• _Exercise requirements_:
Find each line in the following listing that has the string "applying", then state the count and nothing else.

• _Stored data_:
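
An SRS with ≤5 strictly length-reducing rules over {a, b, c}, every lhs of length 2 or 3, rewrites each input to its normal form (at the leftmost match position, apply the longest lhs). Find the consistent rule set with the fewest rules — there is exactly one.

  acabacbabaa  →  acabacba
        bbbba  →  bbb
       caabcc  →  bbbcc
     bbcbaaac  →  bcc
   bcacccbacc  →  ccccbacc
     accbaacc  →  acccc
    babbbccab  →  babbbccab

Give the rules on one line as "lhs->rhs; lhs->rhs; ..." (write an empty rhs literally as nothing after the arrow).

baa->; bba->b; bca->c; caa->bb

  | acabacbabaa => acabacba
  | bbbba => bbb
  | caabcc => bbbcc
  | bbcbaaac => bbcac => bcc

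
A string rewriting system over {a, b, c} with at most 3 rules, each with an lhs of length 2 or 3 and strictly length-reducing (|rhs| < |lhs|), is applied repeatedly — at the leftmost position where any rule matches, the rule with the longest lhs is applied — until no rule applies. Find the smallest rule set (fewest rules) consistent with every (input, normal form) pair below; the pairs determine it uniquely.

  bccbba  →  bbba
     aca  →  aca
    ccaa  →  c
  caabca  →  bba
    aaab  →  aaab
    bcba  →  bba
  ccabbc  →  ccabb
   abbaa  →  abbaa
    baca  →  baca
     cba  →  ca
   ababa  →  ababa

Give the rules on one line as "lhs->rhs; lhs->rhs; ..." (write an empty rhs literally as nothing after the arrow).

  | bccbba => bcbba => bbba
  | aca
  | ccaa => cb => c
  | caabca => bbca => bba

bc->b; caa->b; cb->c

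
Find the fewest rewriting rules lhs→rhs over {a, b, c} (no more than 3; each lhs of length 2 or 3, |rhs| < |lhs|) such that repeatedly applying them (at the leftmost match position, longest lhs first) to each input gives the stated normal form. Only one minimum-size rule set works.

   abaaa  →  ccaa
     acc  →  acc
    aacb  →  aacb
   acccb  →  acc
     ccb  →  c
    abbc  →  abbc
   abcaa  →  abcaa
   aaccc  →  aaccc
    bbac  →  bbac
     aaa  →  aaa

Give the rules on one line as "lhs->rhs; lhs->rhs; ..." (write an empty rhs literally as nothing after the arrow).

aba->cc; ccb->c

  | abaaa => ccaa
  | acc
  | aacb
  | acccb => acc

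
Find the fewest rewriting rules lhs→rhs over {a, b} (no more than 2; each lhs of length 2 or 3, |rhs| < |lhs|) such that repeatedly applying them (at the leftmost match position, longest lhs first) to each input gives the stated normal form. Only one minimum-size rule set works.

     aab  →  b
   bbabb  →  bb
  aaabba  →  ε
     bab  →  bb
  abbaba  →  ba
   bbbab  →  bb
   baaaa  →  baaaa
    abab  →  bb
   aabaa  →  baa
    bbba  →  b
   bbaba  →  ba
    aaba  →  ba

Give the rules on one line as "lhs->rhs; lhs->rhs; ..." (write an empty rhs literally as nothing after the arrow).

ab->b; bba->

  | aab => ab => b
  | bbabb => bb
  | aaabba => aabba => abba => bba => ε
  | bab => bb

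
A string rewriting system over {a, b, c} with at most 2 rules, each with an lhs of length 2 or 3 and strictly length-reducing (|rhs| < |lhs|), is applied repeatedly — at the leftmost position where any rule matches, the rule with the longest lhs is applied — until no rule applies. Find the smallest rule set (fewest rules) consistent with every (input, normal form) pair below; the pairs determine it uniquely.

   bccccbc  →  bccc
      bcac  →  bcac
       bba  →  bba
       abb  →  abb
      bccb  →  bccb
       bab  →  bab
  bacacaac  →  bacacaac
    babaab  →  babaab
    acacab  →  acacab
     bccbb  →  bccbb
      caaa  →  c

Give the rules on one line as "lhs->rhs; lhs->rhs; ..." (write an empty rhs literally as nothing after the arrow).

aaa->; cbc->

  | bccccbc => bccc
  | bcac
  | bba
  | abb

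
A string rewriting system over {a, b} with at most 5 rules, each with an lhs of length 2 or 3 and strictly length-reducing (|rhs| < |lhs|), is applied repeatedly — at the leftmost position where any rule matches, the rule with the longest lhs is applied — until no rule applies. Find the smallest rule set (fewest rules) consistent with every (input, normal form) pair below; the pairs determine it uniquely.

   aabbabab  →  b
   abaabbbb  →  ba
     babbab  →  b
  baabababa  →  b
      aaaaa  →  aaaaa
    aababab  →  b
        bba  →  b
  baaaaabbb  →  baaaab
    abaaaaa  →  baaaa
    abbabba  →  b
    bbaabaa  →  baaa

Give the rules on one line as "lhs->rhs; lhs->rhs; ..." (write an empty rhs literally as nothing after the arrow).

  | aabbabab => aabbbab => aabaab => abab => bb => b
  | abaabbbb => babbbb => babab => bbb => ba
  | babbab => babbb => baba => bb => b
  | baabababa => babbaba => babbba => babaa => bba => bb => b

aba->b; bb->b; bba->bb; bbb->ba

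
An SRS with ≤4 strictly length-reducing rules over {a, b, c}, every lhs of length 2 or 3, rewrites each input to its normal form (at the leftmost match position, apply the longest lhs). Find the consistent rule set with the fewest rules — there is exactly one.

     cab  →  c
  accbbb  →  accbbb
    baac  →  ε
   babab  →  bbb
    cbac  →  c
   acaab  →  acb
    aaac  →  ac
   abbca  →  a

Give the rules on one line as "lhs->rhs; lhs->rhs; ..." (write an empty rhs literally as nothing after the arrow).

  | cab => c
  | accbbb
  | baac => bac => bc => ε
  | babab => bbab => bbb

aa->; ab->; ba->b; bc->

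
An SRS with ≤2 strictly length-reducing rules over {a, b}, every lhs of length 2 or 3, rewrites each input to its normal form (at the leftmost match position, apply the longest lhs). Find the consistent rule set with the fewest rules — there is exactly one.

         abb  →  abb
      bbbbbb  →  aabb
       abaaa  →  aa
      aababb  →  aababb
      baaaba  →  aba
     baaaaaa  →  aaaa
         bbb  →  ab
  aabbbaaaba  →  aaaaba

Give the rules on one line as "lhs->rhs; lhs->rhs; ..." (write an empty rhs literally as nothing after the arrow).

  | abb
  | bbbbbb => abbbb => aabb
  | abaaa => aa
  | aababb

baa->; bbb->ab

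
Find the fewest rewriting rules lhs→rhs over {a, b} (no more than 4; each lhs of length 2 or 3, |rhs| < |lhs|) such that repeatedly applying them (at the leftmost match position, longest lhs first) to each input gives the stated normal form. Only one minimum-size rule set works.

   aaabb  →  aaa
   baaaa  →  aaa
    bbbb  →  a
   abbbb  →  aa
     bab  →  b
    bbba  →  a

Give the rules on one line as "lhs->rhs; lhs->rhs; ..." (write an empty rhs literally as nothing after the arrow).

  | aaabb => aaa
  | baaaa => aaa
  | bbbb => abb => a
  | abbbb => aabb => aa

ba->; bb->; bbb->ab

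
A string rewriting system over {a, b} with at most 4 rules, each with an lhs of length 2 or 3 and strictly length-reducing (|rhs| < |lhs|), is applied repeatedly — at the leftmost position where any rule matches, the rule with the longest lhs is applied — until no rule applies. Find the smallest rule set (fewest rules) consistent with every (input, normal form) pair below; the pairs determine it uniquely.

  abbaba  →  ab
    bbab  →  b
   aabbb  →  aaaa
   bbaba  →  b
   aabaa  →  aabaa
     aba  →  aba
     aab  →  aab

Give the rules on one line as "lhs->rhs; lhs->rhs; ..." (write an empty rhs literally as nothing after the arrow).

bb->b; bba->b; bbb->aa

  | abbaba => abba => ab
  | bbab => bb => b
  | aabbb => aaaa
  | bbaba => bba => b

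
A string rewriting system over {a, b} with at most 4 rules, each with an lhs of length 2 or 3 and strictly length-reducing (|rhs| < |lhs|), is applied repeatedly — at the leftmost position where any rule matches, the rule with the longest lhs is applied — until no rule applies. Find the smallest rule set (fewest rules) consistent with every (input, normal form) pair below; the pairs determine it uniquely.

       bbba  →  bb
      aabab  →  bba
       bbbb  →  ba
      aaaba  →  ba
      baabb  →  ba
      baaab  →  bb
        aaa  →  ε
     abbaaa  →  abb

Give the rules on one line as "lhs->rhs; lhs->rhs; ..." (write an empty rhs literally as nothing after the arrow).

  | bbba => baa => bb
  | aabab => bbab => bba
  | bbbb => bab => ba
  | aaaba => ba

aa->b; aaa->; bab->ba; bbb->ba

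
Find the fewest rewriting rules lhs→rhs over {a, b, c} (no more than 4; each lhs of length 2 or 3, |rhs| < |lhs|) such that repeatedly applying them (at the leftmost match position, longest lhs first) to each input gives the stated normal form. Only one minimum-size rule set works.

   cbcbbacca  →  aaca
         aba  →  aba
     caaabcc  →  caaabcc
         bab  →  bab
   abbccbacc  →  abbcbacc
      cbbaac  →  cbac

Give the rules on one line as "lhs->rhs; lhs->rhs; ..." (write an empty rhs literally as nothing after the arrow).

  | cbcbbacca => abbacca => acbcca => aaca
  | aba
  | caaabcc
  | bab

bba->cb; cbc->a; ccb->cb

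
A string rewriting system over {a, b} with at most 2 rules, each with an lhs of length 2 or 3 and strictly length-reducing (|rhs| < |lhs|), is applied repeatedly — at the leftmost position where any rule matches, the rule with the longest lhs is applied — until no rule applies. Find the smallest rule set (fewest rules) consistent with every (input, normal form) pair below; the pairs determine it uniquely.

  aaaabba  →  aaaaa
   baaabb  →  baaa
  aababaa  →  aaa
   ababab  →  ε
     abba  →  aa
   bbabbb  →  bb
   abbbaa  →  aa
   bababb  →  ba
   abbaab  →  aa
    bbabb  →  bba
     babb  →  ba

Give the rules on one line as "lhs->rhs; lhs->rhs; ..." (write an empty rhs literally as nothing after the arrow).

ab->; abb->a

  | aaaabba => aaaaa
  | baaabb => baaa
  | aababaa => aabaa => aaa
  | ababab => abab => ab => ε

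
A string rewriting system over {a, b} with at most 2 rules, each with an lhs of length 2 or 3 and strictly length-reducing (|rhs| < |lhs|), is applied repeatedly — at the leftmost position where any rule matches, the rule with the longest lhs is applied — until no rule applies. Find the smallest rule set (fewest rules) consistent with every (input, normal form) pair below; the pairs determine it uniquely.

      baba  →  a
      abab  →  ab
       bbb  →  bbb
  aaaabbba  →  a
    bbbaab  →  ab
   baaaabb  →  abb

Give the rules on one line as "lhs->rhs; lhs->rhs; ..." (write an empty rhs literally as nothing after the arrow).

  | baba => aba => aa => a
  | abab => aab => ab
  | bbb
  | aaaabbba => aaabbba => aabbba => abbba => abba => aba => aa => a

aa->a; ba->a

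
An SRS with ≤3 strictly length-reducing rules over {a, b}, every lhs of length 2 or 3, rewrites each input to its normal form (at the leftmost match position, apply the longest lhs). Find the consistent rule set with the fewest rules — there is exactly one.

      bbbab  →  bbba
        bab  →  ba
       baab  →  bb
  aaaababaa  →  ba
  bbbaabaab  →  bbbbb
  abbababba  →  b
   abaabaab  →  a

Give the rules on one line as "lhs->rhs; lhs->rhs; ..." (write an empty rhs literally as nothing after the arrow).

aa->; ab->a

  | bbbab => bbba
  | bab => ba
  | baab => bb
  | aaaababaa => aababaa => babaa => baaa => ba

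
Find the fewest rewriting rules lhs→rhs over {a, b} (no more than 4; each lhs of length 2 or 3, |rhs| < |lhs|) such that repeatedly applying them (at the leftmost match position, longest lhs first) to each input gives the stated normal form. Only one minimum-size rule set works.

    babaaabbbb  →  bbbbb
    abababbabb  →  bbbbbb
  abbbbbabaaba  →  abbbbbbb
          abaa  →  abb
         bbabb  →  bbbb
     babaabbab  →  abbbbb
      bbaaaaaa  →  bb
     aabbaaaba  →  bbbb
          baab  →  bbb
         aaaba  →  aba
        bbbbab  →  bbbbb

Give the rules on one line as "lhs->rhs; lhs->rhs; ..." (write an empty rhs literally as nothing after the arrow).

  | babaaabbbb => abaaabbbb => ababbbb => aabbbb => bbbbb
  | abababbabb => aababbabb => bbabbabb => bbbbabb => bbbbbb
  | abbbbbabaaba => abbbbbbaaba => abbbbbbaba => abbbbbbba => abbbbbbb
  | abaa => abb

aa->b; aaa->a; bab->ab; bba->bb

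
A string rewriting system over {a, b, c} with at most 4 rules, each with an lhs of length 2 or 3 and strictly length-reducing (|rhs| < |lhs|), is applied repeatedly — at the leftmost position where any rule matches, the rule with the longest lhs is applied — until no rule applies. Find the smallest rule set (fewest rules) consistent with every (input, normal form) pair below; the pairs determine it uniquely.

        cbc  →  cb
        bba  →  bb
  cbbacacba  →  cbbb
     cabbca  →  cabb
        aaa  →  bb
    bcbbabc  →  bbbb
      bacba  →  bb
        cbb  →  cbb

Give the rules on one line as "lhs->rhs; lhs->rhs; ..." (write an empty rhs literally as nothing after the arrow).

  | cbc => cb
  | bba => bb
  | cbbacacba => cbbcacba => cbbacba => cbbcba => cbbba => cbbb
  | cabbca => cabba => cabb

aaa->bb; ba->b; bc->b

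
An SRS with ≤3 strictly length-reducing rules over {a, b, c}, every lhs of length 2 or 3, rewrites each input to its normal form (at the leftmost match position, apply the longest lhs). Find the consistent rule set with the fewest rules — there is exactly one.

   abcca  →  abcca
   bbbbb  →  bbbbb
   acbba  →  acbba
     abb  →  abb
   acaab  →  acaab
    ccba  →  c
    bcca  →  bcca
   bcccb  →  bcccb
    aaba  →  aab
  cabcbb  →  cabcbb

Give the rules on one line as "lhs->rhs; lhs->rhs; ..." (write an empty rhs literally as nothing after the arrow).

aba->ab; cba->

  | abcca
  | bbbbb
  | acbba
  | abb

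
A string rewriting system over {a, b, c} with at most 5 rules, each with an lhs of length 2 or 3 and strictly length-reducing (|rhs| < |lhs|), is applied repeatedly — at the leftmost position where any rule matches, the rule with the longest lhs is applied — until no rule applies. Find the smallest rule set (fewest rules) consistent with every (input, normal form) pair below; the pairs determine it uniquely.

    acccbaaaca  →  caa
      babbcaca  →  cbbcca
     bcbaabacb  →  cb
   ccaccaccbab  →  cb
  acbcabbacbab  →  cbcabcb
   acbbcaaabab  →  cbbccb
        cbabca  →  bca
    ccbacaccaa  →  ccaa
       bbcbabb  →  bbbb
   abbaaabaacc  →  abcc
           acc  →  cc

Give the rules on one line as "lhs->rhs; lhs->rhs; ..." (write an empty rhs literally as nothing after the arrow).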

• _Answer section_:
5